■ What this task involves ■
Reproduce each entry exactly.

-=-=-

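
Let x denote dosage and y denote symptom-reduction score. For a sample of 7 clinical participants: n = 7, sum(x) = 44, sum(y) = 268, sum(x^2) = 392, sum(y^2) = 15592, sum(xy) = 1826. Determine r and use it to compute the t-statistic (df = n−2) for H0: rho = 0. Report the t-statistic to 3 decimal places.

Numerator: nΣxy − (Σx)(Σy) = 7·1826 − (44)(268) = 990
Denominator: √[(nΣx²−(Σx)²)(nΣy²−(Σy)²)]
  nΣx²−(Σx)² = 7·392 − 1936 = 808;  nΣy²−(Σy)² = 7·15592 − 71824 = 37320
  √(808·37320) = √30154560 = 5491.3168
r = 990 / 5491.3168 = 0.1803
t = r·√(n−2)/√(1−r²) = 0.1803·√5 / √(1−0.032508) = 0.403163 / 0.983612 = 0.410

0.410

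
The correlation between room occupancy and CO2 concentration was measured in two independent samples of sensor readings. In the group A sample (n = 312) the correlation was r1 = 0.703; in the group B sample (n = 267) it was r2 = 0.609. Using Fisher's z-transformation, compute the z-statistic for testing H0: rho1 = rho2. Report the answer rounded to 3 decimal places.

z1 = atanh(0.703) = 0.873207,  z2 = atanh(0.609) = 0.707330
SE = √(1/(n1−3) + 1/(n2−3)) = √(1/309 + 1/264) = √(0.0032362 + 0.0037879) = √0.0070241 = 0.083810
z = (z1 − z2)/SE = (0.873207 − 0.707330) / 0.083810 = 0.165877 / 0.083810 = 1.979

1.979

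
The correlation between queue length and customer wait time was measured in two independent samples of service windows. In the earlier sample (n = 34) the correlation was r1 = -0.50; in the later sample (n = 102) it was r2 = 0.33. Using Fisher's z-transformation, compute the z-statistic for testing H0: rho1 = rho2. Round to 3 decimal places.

z1 = atanh(-0.50) = -0.549306,  z2 = atanh(0.33) = 0.342828
SE = √(1/(n1−3) + 1/(n2−3)) = √(1/31 + 1/99) = √(0.0322581 + 0.0101010) = √0.0423591 = 0.205813
z = (z1 − z2)/SE = (-0.549306 − 0.342828) / 0.205813 = -0.892134 / 0.205813 = -4.335

-4.335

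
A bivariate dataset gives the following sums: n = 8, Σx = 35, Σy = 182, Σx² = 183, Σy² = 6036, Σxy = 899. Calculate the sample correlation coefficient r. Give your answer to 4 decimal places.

0.4318

Numerator: nΣxy − (Σx)(Σy) = 8·899 − (35)(182) = 822
Denominator: √[(nΣx²−(Σx)²)(nΣy²−(Σy)²)]
  nΣx²−(Σx)² = 8·183 − 1225 = 239;  nΣy²−(Σy)² = 8·6036 − 33124 = 15164
  √(239·15164) = √3624196 = 1903.7321
r = 822 / 1903.7321 = 0.4318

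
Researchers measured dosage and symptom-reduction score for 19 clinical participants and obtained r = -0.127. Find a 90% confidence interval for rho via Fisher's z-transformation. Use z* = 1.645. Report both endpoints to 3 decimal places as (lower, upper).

(-0.492, 0.276)

Fisher z: z_r = atanh(r) = ½·ln((1+(-0.127))/(1−(-0.127))) = -0.127689
SE(z) = 1/√(n−3) = 1/√16 = 0.250000
90% ⇒ z* = 1.645; margin = 1.645·0.250000 = 0.411250
CI on z-scale: (-0.538939, 0.283561)
Back-transform: tanh(-0.538939) = -0.492184, tanh(0.283561) = 0.276198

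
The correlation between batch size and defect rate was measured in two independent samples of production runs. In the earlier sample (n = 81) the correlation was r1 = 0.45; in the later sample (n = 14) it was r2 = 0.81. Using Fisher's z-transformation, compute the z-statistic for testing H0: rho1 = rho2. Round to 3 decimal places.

-1.994

z1 = atanh(0.45) = 0.484700,  z2 = atanh(0.81) = 1.127029
SE = √(1/(n1−3) + 1/(n2−3)) = √(1/78 + 1/11) = √(0.0128205 + 0.0909091) = √0.1037296 = 0.322071
z = (z1 − z2)/SE = (0.484700 − 1.127029) / 0.322071 = -0.642329 / 0.322071 = -1.994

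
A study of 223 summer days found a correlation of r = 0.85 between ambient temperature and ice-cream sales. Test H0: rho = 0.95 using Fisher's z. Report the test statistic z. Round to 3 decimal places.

-8.538

z_r = atanh(0.85) = 1.256153,  z_0 = atanh(0.95) = 1.831781
SE = 1/√(n−3) = 1/√220 = 0.067420
z = (z_r − z_0)/SE = (1.256153 − 1.831781) / 0.067420 = -0.575628 / 0.067420 = -8.538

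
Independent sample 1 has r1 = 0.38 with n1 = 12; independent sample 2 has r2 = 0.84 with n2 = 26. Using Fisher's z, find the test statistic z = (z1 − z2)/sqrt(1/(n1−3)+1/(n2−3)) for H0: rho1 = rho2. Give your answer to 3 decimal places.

-2.088

Fisher z-transforms: z1 = atanh(0.38) = 0.400060, z2 = atanh(0.84) = 1.221174; difference d = -0.821114
Var(d) = 1/9 + 1/23 = 0.1111111 + 0.0434783 = 0.1545894
z = d/√Var(d) = -0.821114 / √0.1545894 = -0.821114 / 0.393179 = -2.088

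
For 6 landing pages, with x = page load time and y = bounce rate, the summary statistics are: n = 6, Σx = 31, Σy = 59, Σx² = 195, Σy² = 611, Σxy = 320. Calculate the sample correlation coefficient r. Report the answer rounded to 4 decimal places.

Numerator: nΣxy − (Σx)(Σy) = 6·320 − (31)(59) = 91
Denominator: √[(nΣx²−(Σx)²)(nΣy²−(Σy)²)]
  nΣx²−(Σx)² = 6·195 − 961 = 209;  nΣy²−(Σy)² = 6·611 − 3481 = 185
  √(209·185) = √38665 = 196.6342
r = 91 / 196.6342 = 0.4628

0.4628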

-=-=-

■ Result ■
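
Let x denote dosage and y denote symptom-reduction score. For a sample of 7 clinical participants: n = 7, sum(x) = 44, sum(y) = 268, sum(x^2) = 392, sum(y^2) = 15592, sum(xy) = 1826. Determine r and use it to compute the t-statistic (df = n−2) for H0: rho = 0. Report the t-statistic to 3 decimal places.

Numerator: nΣxy − (Σx)(Σy) = 7·1826 − (44)(268) = 990
Denominator: √[(nΣx²−(Σx)²)(nΣy²−(Σy)²)]
  nΣx²−(Σx)² = 7·392 − 1936 = 808;  nΣy²−(Σy)² = 7·15592 − 71824 = 37320
  √(808·37320) = √30154560 = 5491.3168
r = 990 / 5491.3168 = 0.1803
t = r·√(n−2)/√(1−r²) = 0.1803·√5 / √(1−0.032508) = 0.403163 / 0.983612 = 0.410

0.410

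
The correlation between room occupancy and CO2 concentration was measured in two independent samples of sensor readings. In the group A sample (n = 312) the correlation was r1 = 0.703; in the group B sample (n = 267) it was r2 = 0.609. Using Fisher's z-transformation, compute the z-statistic for testing H0: rho1 = rho2. Report the answer rounded to 3 decimal places.

z1 = atanh(0.703) = 0.873207,  z2 = atanh(0.609) = 0.707330
SE = √(1/(n1−3) + 1/(n2−3)) = √(1/309 + 1/264) = √(0.0032362 + 0.0037879) = √0.0070241 = 0.083810
z = (z1 − z2)/SE = (0.873207 − 0.707330) / 0.083810 = 0.165877 / 0.083810 = 1.979

1.979

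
The correlation between queue length and customer wait time was measured in two independent samples of service windows. In the earlier sample (n = 34) the correlation was r1 = -0.50; in the later sample (n = 102) it was r2 = 0.33. Using Fisher's z-transformation, compute the z-statistic for testing H0: rho1 = rho2. Round to 3 decimal places.

z1 = atanh(-0.50) = -0.549306,  z2 = atanh(0.33) = 0.342828
SE = √(1/(n1−3) + 1/(n2−3)) = √(1/31 + 1/99) = √(0.0322581 + 0.0101010) = √0.0423591 = 0.205813
z = (z1 − z2)/SE = (-0.549306 − 0.342828) / 0.205813 = -0.892134 / 0.205813 = -4.335

-4.335

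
A bivariate dataset gives the following sums: n = 8, Σx = 35, Σy = 182, Σx² = 183, Σy² = 6036, Σxy = 899. Calculate the sample correlation coefficient r. Give your answer to 4 decimal places.

0.4318

Numerator: nΣxy − (Σx)(Σy) = 8·899 − (35)(182) = 822
Denominator: √[(nΣx²−(Σx)²)(nΣy²−(Σy)²)]
  nΣx²−(Σx)² = 8·183 − 1225 = 239;  nΣy²−(Σy)² = 8·6036 − 33124 = 15164
  √(239·15164) = √3624196 = 1903.7321
r = 822 / 1903.7321 = 0.4318

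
Researchers measured dosage and symptom-reduction score for 19 clinical participants and obtained r = -0.127. Find a 90% confidence interval for rho via Fisher's z-transformation. Use z* = 1.645. Report both endpoints to 3 decimal places as (lower, upper).

(-0.492, 0.276)

Fisher z: z_r = atanh(r) = ½·ln((1+(-0.127))/(1−(-0.127))) = -0.127689
SE(z) = 1/√(n−3) = 1/√16 = 0.250000
90% ⇒ z* = 1.645; margin = 1.645·0.250000 = 0.411250
CI on z-scale: (-0.538939, 0.283561)
Back-transform: tanh(-0.538939) = -0.492184, tanh(0.283561) = 0.276198

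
The correlation between batch size and defect rate was measured in two independent samples of production runs. In the earlier sample (n = 81) the correlation was r1 = 0.45; in the later sample (n = 14) it was r2 = 0.81. Using Fisher's z-transformation, compute the z-statistic for testing H0: rho1 = rho2. Round to 3 decimal places.

-1.994

z1 = atanh(0.45) = 0.484700,  z2 = atanh(0.81) = 1.127029
SE = √(1/(n1−3) + 1/(n2−3)) = √(1/78 + 1/11) = √(0.0128205 + 0.0909091) = √0.1037296 = 0.322071
z = (z1 − z2)/SE = (0.484700 − 1.127029) / 0.322071 = -0.642329 / 0.322071 = -1.994

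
A study of 223 summer days found a correlation of r = 0.85 between ambient temperature and ice-cream sales. Test H0: rho = 0.95 using Fisher's z. Report the test statistic z. Round to 3 decimal places.

-8.538

z_r = atanh(0.85) = 1.256153,  z_0 = atanh(0.95) = 1.831781
SE = 1/√(n−3) = 1/√220 = 0.067420
z = (z_r − z_0)/SE = (1.256153 − 1.831781) / 0.067420 = -0.575628 / 0.067420 = -8.538

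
Independent sample 1 has r1 = 0.38 with n1 = 12; independent sample 2 has r2 = 0.84 with n2 = 26. Using Fisher's z, find the test statistic z = (z1 − z2)/sqrt(1/(n1−3)+1/(n2−3)) for H0: rho1 = rho2. Give your answer to 3 decimal places.

-2.088

Fisher z-transforms: z1 = atanh(0.38) = 0.400060, z2 = atanh(0.84) = 1.221174; difference d = -0.821114
Var(d) = 1/9 + 1/23 = 0.1111111 + 0.0434783 = 0.1545894
z = d/√Var(d) = -0.821114 / √0.1545894 = -0.821114 / 0.393179 = -2.088

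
For 6 landing pages, with x = page load time and y = bounce rate, the summary statistics are: n = 6, Σx = 31, Σy = 59, Σx² = 195, Σy² = 611, Σxy = 320. Calculate the sample correlation coefficient r. Report the answer rounded to 4 decimal places.

Numerator: nΣxy − (Σx)(Σy) = 6·320 − (31)(59) = 91
Denominator: √[(nΣx²−(Σx)²)(nΣy²−(Σy)²)]
  nΣx²−(Σx)² = 6·195 − 961 = 209;  nΣy²−(Σy)² = 6·611 − 3481 = 185
  √(209·185) = √38665 = 196.6342
r = 91 / 196.6342 = 0.4628

0.4628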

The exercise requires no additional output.